* [Your assignment]
Your answer is the line containing "7. Nf6+ gxf6 8. Ne5 fxe5 9. b4 Bxb4" plus every line after it to the end of the data below, transcribed exactly and with nothing else.

* [Dataset entries]
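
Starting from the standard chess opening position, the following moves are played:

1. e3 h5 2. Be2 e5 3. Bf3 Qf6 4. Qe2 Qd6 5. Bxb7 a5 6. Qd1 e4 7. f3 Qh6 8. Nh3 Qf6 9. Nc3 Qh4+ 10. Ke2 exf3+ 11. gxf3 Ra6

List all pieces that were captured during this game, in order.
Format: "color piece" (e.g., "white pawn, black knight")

Tracking captures:
  Bxb7: captured black pawn
  exf3+: captured white pawn
  gxf3: captured black pawn

black pawn, white pawn, black pawn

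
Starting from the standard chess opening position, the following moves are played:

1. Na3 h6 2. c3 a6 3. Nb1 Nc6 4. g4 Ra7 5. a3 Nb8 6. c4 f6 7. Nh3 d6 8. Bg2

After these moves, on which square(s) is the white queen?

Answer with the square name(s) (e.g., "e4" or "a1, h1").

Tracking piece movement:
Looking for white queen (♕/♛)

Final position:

  a b c d e f g h
  ─────────────────
8│· ♞ ♝ ♛ ♚ ♝ ♞ ♜│8
7│♜ ♟ ♟ · ♟ · ♟ ·│7
6│♟ · · ♟ · ♟ · ♟│6
5│· · · · · · · ·│5
4│· · ♙ · · · ♙ ·│4
3│♙ · · · · · · ♘│3
2│· ♙ · ♙ ♙ ♙ ♗ ♙│2
1│♖ ♘ ♗ ♕ ♔ · · ♖│1
  ─────────────────
  a b c d e f g h


d1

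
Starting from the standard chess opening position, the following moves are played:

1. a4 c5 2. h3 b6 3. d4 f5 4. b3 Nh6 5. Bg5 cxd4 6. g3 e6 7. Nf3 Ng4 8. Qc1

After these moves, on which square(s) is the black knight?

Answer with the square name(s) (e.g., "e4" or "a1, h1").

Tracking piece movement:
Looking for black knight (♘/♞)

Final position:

  a b c d e f g h
  ─────────────────
8│♜ ♞ ♝ ♛ ♚ ♝ · ♜│8
7│♟ · · ♟ · · ♟ ♟│7
6│· ♟ · · ♟ · · ·│6
5│· · · · · ♟ ♗ ·│5
4│♙ · · ♟ · · ♞ ·│4
3│· ♙ · · · ♘ ♙ ♙│3
2│· · ♙ · ♙ ♙ · ·│2
1│♖ ♘ ♕ · ♔ ♗ · ♖│1
  ─────────────────
  a b c d e f g h


b8, g4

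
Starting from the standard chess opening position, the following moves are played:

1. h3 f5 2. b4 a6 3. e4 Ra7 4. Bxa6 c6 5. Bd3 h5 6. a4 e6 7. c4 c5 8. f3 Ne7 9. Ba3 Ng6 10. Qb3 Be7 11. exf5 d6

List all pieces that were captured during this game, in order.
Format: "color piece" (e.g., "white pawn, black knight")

Tracking captures:
  Bxa6: captured black pawn
  exf5: captured black pawn

black pawn, black pawn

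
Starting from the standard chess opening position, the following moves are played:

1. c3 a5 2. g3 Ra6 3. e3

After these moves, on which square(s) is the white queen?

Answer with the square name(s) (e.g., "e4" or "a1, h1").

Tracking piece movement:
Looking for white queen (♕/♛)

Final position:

  a b c d e f g h
  ─────────────────
8│· ♞ ♝ ♛ ♚ ♝ ♞ ♜│8
7│· ♟ ♟ ♟ ♟ ♟ ♟ ♟│7
6│♜ · · · · · · ·│6
5│♟ · · · · · · ·│5
4│· · · · · · · ·│4
3│· · ♙ · ♙ · ♙ ·│3
2│♙ ♙ · ♙ · ♙ · ♙│2
1│♖ ♘ ♗ ♕ ♔ ♗ ♘ ♖│1
  ─────────────────
  a b c d e f g h


d1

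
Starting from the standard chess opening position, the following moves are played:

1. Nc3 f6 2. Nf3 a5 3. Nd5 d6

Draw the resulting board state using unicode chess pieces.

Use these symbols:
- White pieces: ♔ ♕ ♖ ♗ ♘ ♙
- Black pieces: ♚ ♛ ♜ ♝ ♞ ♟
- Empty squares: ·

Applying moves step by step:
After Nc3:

♜ ♞ ♝ ♛ ♚ ♝ ♞ ♜
♟ ♟ ♟ ♟ ♟ ♟ ♟ ♟
· · · · · · · ·
· · · · · · · ·
· · · · · · · ·
· · ♘ · · · · ·
♙ ♙ ♙ ♙ ♙ ♙ ♙ ♙
♖ · ♗ ♕ ♔ ♗ ♘ ♖


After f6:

♜ ♞ ♝ ♛ ♚ ♝ ♞ ♜
♟ ♟ ♟ ♟ ♟ · ♟ ♟
· · · · · ♟ · ·
· · · · · · · ·
· · · · · · · ·
· · ♘ · · · · ·
♙ ♙ ♙ ♙ ♙ ♙ ♙ ♙
♖ · ♗ ♕ ♔ ♗ ♘ ♖


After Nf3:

♜ ♞ ♝ ♛ ♚ ♝ ♞ ♜
♟ ♟ ♟ ♟ ♟ · ♟ ♟
· · · · · ♟ · ·
· · · · · · · ·
· · · · · · · ·
· · ♘ · · ♘ · ·
♙ ♙ ♙ ♙ ♙ ♙ ♙ ♙
♖ · ♗ ♕ ♔ ♗ · ♖


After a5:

♜ ♞ ♝ ♛ ♚ ♝ ♞ ♜
· ♟ ♟ ♟ ♟ · ♟ ♟
· · · · · ♟ · ·
♟ · · · · · · ·
· · · · · · · ·
· · ♘ · · ♘ · ·
♙ ♙ ♙ ♙ ♙ ♙ ♙ ♙
♖ · ♗ ♕ ♔ ♗ · ♖


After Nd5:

♜ ♞ ♝ ♛ ♚ ♝ ♞ ♜
· ♟ ♟ ♟ ♟ · ♟ ♟
· · · · · ♟ · ·
♟ · · ♘ · · · ·
· · · · · · · ·
· · · · · ♘ · ·
♙ ♙ ♙ ♙ ♙ ♙ ♙ ♙
♖ · ♗ ♕ ♔ ♗ · ♖


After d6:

♜ ♞ ♝ ♛ ♚ ♝ ♞ ♜
· ♟ ♟ · ♟ · ♟ ♟
· · · ♟ · ♟ · ·
♟ · · ♘ · · · ·
· · · · · · · ·
· · · · · ♘ · ·
♙ ♙ ♙ ♙ ♙ ♙ ♙ ♙
♖ · ♗ ♕ ♔ ♗ · ♖



  a b c d e f g h
  ─────────────────
8│♜ ♞ ♝ ♛ ♚ ♝ ♞ ♜│8
7│· ♟ ♟ · ♟ · ♟ ♟│7
6│· · · ♟ · ♟ · ·│6
5│♟ · · ♘ · · · ·│5
4│· · · · · · · ·│4
3│· · · · · ♘ · ·│3
2│♙ ♙ ♙ ♙ ♙ ♙ ♙ ♙│2
1│♖ · ♗ ♕ ♔ ♗ · ♖│1
  ─────────────────
  a b c d e f g h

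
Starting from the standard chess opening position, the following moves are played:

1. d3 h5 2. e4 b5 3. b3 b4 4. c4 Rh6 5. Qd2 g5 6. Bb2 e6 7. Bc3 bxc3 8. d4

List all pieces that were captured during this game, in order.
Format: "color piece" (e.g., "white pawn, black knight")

Tracking captures:
  bxc3: captured white bishop

white bishop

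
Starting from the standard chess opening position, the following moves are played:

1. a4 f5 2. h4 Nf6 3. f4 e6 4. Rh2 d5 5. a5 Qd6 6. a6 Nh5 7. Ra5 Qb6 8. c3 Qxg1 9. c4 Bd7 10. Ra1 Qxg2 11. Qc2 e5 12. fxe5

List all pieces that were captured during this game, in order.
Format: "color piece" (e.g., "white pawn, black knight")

Tracking captures:
  Qxg1: captured white knight
  Qxg2: captured white pawn
  fxe5: captured black pawn

white knight, white pawn, black pawn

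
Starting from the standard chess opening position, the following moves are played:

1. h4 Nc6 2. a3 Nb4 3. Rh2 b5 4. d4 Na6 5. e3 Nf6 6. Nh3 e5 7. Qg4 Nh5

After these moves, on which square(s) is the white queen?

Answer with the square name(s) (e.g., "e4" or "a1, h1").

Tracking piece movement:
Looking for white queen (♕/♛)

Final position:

  a b c d e f g h
  ─────────────────
8│♜ · ♝ ♛ ♚ ♝ · ♜│8
7│♟ · ♟ ♟ · ♟ ♟ ♟│7
6│♞ · · · · · · ·│6
5│· ♟ · · ♟ · · ♞│5
4│· · · ♙ · · ♕ ♙│4
3│♙ · · · ♙ · · ♘│3
2│· ♙ ♙ · · ♙ ♙ ♖│2
1│♖ ♘ ♗ · ♔ ♗ · ·│1
  ─────────────────
  a b c d e f g h


g4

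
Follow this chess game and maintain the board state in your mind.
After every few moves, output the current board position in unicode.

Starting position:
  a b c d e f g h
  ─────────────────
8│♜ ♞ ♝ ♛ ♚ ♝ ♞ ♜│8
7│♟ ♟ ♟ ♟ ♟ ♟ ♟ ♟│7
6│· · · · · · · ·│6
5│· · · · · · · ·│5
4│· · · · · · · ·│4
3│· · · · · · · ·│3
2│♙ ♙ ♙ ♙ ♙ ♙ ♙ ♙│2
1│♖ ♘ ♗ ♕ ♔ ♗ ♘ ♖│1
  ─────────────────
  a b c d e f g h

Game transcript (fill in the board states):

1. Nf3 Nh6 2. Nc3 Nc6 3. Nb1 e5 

  a b c d e f g h
  ─────────────────
8│♜ · ♝ ♛ ♚ ♝ · ♜│8
7│♟ ♟ ♟ ♟ · ♟ ♟ ♟│7
6│· · ♞ · · · · ♞│6
5│· · · · ♟ · · ·│5
4│· · · · · · · ·│4
3│· · · · · ♘ · ·│3
2│♙ ♙ ♙ ♙ ♙ ♙ ♙ ♙│2
1│♖ ♘ ♗ ♕ ♔ ♗ · ♖│1
  ─────────────────
  a b c d e f g h

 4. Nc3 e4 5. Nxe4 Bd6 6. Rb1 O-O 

  a b c d e f g h
  ─────────────────
8│♜ · ♝ ♛ · ♜ ♚ ·│8
7│♟ ♟ ♟ ♟ · ♟ ♟ ♟│7
6│· · ♞ ♝ · · · ♞│6
5│· · · · · · · ·│5
4│· · · · ♘ · · ·│4
3│· · · · · ♘ · ·│3
2│♙ ♙ ♙ ♙ ♙ ♙ ♙ ♙│2
1│· ♖ ♗ ♕ ♔ ♗ · ♖│1
  ─────────────────
  a b c d e f g h

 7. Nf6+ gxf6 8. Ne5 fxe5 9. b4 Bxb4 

  a b c d e f g h
  ─────────────────
8│♜ · ♝ ♛ · ♜ ♚ ·│8
7│♟ ♟ ♟ ♟ · ♟ · ♟│7
6│· · ♞ · · · · ♞│6
5│· · · · ♟ · · ·│5
4│· ♝ · · · · · ·│4
3│· · · · · · · ·│3
2│♙ · ♙ ♙ ♙ ♙ ♙ ♙│2
1│· ♖ ♗ ♕ ♔ ♗ · ♖│1
  ─────────────────
  a b c d e f g h

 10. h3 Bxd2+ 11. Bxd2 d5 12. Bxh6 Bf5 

  a b c d e f g h
  ─────────────────
8│♜ · · ♛ · ♜ ♚ ·│8
7│♟ ♟ ♟ · · ♟ · ♟│7
6│· · ♞ · · · · ♗│6
5│· · · ♟ ♟ ♝ · ·│5
4│· · · · · · · ·│4
3│· · · · · · · ♙│3
2│♙ · ♙ · ♙ ♙ ♙ ·│2
1│· ♖ · ♕ ♔ ♗ · ♖│1
  ─────────────────
  a b c d e f g h

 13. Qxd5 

  a b c d e f g h
  ─────────────────
8│♜ · · ♛ · ♜ ♚ ·│8
7│♟ ♟ ♟ · · ♟ · ♟│7
6│· · ♞ · · · · ♗│6
5│· · · ♕ ♟ ♝ · ·│5
4│· · · · · · · ·│4
3│· · · · · · · ♙│3
2│♙ · ♙ · ♙ ♙ ♙ ·│2
1│· ♖ · · ♔ ♗ · ♖│1
  ─────────────────
  a b c d e f g h


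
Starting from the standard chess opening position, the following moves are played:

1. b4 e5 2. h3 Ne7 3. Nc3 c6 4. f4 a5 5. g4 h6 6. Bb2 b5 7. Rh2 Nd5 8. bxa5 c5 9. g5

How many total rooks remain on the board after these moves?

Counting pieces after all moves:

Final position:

  a b c d e f g h
  ─────────────────
8│♜ ♞ ♝ ♛ ♚ ♝ · ♜│8
7│· · · ♟ · ♟ ♟ ·│7
6│· · · · · · · ♟│6
5│♙ ♟ ♟ ♞ ♟ · ♙ ·│5
4│· · · · · ♙ · ·│4
3│· · ♘ · · · · ♙│3
2│♙ ♗ ♙ ♙ ♙ · · ♖│2
1│♖ · · ♕ ♔ ♗ ♘ ·│1
  ─────────────────
  a b c d e f g h


4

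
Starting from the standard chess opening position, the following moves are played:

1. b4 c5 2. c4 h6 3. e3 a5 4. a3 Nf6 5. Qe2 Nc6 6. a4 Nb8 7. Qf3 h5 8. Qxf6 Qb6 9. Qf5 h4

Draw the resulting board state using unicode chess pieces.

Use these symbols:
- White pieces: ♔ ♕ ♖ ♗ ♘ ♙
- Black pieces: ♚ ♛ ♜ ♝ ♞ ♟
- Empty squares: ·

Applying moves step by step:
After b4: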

* [Result]
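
 7. Nf6+ gxf6 8. Ne5 fxe5 9. b4 Bxb4 

  a b c d e f g h
  ─────────────────
8│♜ · ♝ ♛ · ♜ ♚ ·│8
7│♟ ♟ ♟ ♟ · ♟ · ♟│7
6│· · ♞ · · · · ♞│6
5│· · · · ♟ · · ·│5
4│· ♝ · · · · · ·│4
3│· · · · · · · ·│3
2│♙ · ♙ ♙ ♙ ♙ ♙ ♙│2
1│· ♖ ♗ ♕ ♔ ♗ · ♖│1
  ─────────────────
  a b c d e f g h

 10. h3 Bxd2+ 11. Bxd2 d5 12. Bxh6 Bf5 

  a b c d e f g h
  ─────────────────
8│♜ · · ♛ · ♜ ♚ ·│8
7│♟ ♟ ♟ · · ♟ · ♟│7
6│· · ♞ · · · · ♗│6
5│· · · ♟ ♟ ♝ · ·│5
4│· · · · · · · ·│4
3│· · · · · · · ♙│3
2│♙ · ♙ · ♙ ♙ ♙ ·│2
1│· ♖ · ♕ ♔ ♗ · ♖│1
  ─────────────────
  a b c d e f g h

 13. Qxd5 

  a b c d e f g h
  ─────────────────
8│♜ · · ♛ · ♜ ♚ ·│8
7│♟ ♟ ♟ · · ♟ · ♟│7
6│· · ♞ · · · · ♗│6
5│· · · ♕ ♟ ♝ · ·│5
4│· · · · · · · ·│4
3│· · · · · · · ♙│3
2│♙ · ♙ · ♙ ♙ ♙ ·│2
1│· ♖ · · ♔ ♗ · ♖│1
  ─────────────────
  a b c d e f g h


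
Starting from the standard chess opening position, the following moves are played:

1. b4 e5 2. h3 Ne7 3. Nc3 c6 4. f4 a5 5. g4 h6 6. Bb2 b5 7. Rh2 Nd5 8. bxa5 c5 9. g5

How many total rooks remain on the board after these moves?

Counting pieces after all moves:

Final position:

  a b c d e f g h
  ─────────────────
8│♜ ♞ ♝ ♛ ♚ ♝ · ♜│8
7│· · · ♟ · ♟ ♟ ·│7
6│· · · · · · · ♟│6
5│♙ ♟ ♟ ♞ ♟ · ♙ ·│5
4│· · · · · ♙ · ·│4
3│· · ♘ · · · · ♙│3
2│♙ ♗ ♙ ♙ ♙ · · ♖│2
1│♖ · · ♕ ♔ ♗ ♘ ·│1
  ─────────────────
  a b c d e f g h


4

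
Starting from the standard chess opening position, the following moves are played:

1. b4 c5 2. c4 h6 3. e3 a5 4. a3 Nf6 5. Qe2 Nc6 6. a4 Nb8 7. Qf3 h5 8. Qxf6 Qb6 9. Qf5 h4

Draw the resulting board state using unicode chess pieces.

Use these symbols:
- White pieces: ♔ ♕ ♖ ♗ ♘ ♙
- Black pieces: ♚ ♛ ♜ ♝ ♞ ♟
- Empty squares: ·

Applying moves step by step:
After b4: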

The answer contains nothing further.